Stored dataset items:
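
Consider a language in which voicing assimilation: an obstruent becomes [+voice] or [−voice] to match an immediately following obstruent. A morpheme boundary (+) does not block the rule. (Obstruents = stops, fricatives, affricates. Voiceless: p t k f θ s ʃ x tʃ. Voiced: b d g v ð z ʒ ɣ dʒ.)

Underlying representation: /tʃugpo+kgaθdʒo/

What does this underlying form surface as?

/g/ before /p/ (voiceless) → [k]
/k/ before /g/ (voiced) → [g]
/θ/ before /dʒ/ (voiced) → [ð]

[tʃukpo+ggaðdʒo]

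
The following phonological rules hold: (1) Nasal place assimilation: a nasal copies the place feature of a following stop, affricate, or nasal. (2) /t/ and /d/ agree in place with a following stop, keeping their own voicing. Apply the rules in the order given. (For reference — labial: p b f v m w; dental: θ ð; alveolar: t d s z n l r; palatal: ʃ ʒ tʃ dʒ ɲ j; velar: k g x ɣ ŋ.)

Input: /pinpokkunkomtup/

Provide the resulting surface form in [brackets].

[pimpokkuŋkontup]

Rule 1: /n/ before /p/ (labial) → [m]
Rule 1: /n/ before /k/ (velar) → [ŋ]
Rule 1: /m/ before /t/ (alveolar) → [n]
After rule 1: pimpokkuŋkontup
Rule 2: no segment meets the rule's conditions; no change.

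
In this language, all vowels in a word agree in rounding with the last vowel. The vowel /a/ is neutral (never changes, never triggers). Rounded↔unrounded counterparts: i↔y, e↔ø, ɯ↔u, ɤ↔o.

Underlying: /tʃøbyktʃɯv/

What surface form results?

/ø/ harmonizes with /ɯ/ ([-round]) → [e]
/y/ harmonizes with /ɯ/ ([-round]) → [i]

[tʃebiktʃɯv]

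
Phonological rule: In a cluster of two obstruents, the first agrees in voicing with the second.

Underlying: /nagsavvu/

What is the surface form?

[naksavvu]

/g/ before /s/ (voiceless) → [k]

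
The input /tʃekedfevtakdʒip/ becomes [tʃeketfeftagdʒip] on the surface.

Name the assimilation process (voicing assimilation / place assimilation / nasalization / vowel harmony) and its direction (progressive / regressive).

voicing assimilation, regressive

/d/→[t] /v/→[f] /k/→[g].
Each target copies a feature from the following segment, so the direction is regressive.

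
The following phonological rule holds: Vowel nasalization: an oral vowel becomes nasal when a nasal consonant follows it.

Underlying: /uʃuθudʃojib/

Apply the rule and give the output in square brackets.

no segment meets the rule's conditions; no change.

[uʃuθudʃojib]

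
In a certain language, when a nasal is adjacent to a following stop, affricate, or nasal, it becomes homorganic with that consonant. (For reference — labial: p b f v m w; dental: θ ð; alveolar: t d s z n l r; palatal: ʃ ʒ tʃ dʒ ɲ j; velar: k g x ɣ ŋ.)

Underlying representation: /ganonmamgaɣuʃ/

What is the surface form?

[ganommaŋgaɣuʃ]

/n/ before /m/ (labial) → [m]
/m/ before /g/ (velar) → [ŋ]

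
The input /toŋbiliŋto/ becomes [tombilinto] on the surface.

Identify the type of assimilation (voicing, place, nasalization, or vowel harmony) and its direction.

/ŋ/→[m] /ŋ/→[n].
Each target copies a feature from the following segment, so the direction is regressive.

place assimilation, regressive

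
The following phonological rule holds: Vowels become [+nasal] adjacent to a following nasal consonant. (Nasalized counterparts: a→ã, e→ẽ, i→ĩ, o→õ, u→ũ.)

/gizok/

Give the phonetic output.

[gizok]

no segment meets the rule's conditions; no change.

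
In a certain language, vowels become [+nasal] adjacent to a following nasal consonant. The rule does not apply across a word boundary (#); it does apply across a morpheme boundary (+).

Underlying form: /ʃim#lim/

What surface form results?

/i/ before nasal /m/ → [ĩ]
/i/ before nasal /m/ → [ĩ]

[ʃĩm#lĩm]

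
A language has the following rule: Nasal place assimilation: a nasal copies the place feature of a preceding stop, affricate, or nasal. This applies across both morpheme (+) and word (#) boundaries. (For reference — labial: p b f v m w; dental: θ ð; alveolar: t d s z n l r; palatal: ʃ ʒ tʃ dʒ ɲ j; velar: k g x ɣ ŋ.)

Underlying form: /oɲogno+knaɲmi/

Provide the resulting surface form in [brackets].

[oɲogŋo+kŋaɲɲi]

/n/ after /g/ (velar) → [ŋ]
/n/ after /k/ (velar) → [ŋ]
/m/ after /ɲ/ (palatal) → [ɲ]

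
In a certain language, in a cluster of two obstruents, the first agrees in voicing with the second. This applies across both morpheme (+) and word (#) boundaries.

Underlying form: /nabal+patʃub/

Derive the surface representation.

[nabal+patʃub]

no segment meets the rule's conditions; no change.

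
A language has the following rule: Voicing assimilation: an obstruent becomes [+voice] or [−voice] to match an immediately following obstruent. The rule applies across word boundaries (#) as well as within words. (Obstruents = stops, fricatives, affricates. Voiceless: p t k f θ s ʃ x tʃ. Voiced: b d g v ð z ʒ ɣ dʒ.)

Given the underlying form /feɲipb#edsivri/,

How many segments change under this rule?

/p/ before /b/ (voiced) → [b]
/d/ before /s/ (voiceless) → [t]
2 segments change.

2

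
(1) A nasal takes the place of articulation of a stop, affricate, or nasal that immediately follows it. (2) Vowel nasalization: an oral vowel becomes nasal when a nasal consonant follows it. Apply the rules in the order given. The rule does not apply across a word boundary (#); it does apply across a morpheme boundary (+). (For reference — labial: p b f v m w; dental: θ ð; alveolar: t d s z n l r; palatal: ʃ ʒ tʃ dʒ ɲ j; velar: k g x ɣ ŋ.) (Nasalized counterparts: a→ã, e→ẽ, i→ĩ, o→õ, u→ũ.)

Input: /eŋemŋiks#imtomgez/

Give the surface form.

Rule 1: /m/ before /ŋ/ (velar) → [ŋ]
Rule 1: /m/ before /t/ (alveolar) → [n]
Rule 1: /m/ before /g/ (velar) → [ŋ]
After rule 1: eŋeŋŋiks#intoŋgez
Rule 2: /e/ before nasal /ŋ/ → [ẽ]
Rule 2: /e/ before nasal /ŋ/ → [ẽ]
Rule 2: /i/ before nasal /n/ → [ĩ]
Rule 2: /o/ before nasal /ŋ/ → [õ]

[ẽŋẽŋŋiks#ĩntõŋgez]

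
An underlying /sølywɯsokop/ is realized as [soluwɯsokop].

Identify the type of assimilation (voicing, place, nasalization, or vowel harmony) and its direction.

/ø/→[o] /y/→[u].
Vowels agree with the last vowel, so the harmony is regressive.

vowel harmony, regressive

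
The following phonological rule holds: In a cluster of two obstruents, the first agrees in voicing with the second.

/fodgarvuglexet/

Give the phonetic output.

no segment meets the rule's conditions; no change.

[fodgarvuglexet]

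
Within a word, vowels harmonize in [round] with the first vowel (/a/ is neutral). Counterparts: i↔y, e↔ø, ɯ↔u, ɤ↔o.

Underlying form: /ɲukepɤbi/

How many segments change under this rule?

/e/ harmonizes with /u/ ([+round]) → [ø]
/ɤ/ harmonizes with /u/ ([+round]) → [o]
/i/ harmonizes with /u/ ([+round]) → [y]
3 segments change.

3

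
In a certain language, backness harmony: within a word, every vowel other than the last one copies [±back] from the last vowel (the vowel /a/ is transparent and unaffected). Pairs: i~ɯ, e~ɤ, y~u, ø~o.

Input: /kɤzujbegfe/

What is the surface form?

/ɤ/ harmonizes with /e/ ([-back]) → [e]
/u/ harmonizes with /e/ ([-back]) → [y]

[kezyjbegfe]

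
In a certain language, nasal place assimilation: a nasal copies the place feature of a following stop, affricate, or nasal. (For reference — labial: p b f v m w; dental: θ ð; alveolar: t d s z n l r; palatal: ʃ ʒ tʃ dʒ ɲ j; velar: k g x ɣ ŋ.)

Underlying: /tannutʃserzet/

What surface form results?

[tannutʃserzet]

no segment meets the rule's conditions; no change.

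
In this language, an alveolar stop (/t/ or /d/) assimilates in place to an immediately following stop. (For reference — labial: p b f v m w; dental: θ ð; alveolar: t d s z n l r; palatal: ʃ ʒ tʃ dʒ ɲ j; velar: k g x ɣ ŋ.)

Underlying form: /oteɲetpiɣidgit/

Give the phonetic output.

/t/ before /p/ (labial) → [p]
/d/ before /g/ (velar) → [g]

[oteɲeppiɣiggit]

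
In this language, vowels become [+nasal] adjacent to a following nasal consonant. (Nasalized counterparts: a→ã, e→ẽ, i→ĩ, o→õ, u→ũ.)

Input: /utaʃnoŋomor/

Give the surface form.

[utaʃnõŋõmor]

/o/ before nasal /ŋ/ → [õ]
/o/ before nasal /m/ → [õ]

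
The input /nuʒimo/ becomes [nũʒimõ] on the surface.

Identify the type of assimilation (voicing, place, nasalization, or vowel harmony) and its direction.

nasalization, progressive

/u/→[ũ] /o/→[õ].
Each target copies a feature from the preceding segment, so the direction is progressive.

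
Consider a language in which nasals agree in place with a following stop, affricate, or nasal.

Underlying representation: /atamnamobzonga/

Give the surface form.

/m/ before /n/ (alveolar) → [n]
/n/ before /g/ (velar) → [ŋ]

[atannamobzoŋga]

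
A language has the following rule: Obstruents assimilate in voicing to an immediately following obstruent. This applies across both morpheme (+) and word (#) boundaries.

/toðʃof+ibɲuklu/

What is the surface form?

/ð/ before /ʃ/ (voiceless) → [θ]

[toθʃof+ibɲuklu]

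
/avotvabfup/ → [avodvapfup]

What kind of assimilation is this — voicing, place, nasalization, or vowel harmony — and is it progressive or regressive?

voicing assimilation, regressive

/t/→[d] /b/→[p].
Each target copies a feature from the following segment, so the direction is regressive.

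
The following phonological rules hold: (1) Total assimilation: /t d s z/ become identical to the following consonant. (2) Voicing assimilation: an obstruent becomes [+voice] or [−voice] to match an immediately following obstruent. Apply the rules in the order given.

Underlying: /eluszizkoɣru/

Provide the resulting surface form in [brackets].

Rule 1: /s/ before /z/ → [z] (total assimilation)
Rule 1: /z/ before /k/ → [k] (total assimilation)
After rule 1: eluzzikkoɣru
Rule 2: no segment meets the rule's conditions; no change.

[eluzzikkoɣru]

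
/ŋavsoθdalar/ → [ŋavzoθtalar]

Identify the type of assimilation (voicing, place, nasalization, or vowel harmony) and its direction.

voicing assimilation, progressive

/s/→[z] /d/→[t].
Each target copies a feature from the preceding segment, so the direction is progressive.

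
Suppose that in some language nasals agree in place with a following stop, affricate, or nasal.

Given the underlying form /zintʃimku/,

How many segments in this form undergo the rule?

/n/ before /tʃ/ (palatal) → [ɲ]
/m/ before /k/ (velar) → [ŋ]
2 segments change.

2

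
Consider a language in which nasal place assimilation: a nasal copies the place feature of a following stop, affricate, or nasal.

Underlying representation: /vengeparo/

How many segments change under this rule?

1

/n/ before /g/ (velar) → [ŋ]
1 segment changes.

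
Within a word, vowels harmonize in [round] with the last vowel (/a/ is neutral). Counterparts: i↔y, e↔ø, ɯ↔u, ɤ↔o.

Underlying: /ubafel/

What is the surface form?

/u/ harmonizes with /e/ ([-round]) → [ɯ]

[ɯbafel]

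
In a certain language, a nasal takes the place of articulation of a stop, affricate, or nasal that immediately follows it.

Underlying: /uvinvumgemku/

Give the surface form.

/m/ before /g/ (velar) → [ŋ]
/m/ before /k/ (velar) → [ŋ]

[uvinvuŋgeŋku]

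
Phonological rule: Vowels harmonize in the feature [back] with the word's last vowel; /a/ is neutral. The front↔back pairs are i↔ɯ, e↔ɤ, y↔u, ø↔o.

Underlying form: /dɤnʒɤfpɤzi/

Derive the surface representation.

/ɤ/ harmonizes with /i/ ([-back]) → [e]
/ɤ/ harmonizes with /i/ ([-back]) → [e]
/ɤ/ harmonizes with /i/ ([-back]) → [e]

[denʒefpezi]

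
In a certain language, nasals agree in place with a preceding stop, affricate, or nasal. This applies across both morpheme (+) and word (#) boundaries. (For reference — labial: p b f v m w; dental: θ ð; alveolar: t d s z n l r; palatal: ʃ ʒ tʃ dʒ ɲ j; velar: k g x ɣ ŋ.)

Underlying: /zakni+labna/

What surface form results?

/n/ after /k/ (velar) → [ŋ]
/n/ after /b/ (labial) → [m]

[zakŋi+labma]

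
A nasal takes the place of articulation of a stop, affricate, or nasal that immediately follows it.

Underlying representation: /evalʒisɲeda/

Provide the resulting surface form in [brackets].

[evalʒisɲeda]

no segment meets the rule's conditions; no change.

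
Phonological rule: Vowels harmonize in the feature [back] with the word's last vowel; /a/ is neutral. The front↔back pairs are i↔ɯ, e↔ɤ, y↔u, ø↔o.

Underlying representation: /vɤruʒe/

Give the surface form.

/ɤ/ harmonizes with /e/ ([-back]) → [e]
/u/ harmonizes with /e/ ([-back]) → [y]

[veryʒe]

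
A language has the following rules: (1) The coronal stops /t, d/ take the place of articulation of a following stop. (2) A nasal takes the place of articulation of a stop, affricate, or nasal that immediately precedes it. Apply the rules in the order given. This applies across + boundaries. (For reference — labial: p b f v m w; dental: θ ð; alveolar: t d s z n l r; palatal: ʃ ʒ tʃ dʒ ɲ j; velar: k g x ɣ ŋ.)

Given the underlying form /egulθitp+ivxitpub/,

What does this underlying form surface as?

Rule 1: /t/ before /p/ (labial) → [p]
Rule 1: /t/ before /p/ (labial) → [p]
After rule 1: egulθipp+ivxippub
Rule 2: no segment meets the rule's conditions; no change.

[egulθipp+ivxippub]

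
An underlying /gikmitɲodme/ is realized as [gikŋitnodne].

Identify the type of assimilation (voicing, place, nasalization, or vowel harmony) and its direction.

/m/→[ŋ] /ɲ/→[n] /m/→[n].
Each target copies a feature from the preceding segment, so the direction is progressive.

place assimilation, progressive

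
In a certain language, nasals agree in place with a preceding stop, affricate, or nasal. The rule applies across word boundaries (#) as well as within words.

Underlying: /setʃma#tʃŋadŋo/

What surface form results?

[setʃɲa#tʃɲadno]

/m/ after /tʃ/ (palatal) → [ɲ]
/ŋ/ after /tʃ/ (palatal) → [ɲ]
/ŋ/ after /d/ (alveolar) → [n]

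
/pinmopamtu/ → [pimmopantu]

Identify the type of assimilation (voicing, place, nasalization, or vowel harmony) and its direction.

/n/→[m] /m/→[n].
Each target copies a feature from the following segment, so the direction is regressive.

place assimilation, regressive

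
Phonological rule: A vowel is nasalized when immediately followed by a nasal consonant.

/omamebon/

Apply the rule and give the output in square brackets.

/o/ before nasal /m/ → [õ]
/a/ before nasal /m/ → [ã]
/o/ before nasal /n/ → [õ]

[õmãmebõn]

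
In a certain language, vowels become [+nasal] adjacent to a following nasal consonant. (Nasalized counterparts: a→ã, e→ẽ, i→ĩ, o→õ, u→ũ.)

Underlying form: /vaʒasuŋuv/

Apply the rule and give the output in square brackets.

[vaʒasũŋuv]

/u/ before nasal /ŋ/ → [ũ]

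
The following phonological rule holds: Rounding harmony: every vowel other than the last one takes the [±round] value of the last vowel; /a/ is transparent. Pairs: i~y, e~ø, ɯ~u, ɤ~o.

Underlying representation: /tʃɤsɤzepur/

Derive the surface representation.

[tʃosozøpur]

/ɤ/ harmonizes with /u/ ([+round]) → [o]
/ɤ/ harmonizes with /u/ ([+round]) → [o]
/e/ harmonizes with /u/ ([+round]) → [ø]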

= About this exercise =
Once you have identified the lines above that contain "other", copy each of them.

= Answer space =
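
In a certain language, backness harmony: within a word, every vowel other than the last one copies [±back] from the last vowel (the vowel /a/ is transparent and unaffected). Pairs: i~ɯ, e~ɤ, y~u, ø~o.
The following phonological rule holds: Rounding harmony: every vowel other than the last one takes the [±round] value of the last vowel; /a/ is transparent. Pairs: i~y, e~ø, ɯ~u, ɤ~o.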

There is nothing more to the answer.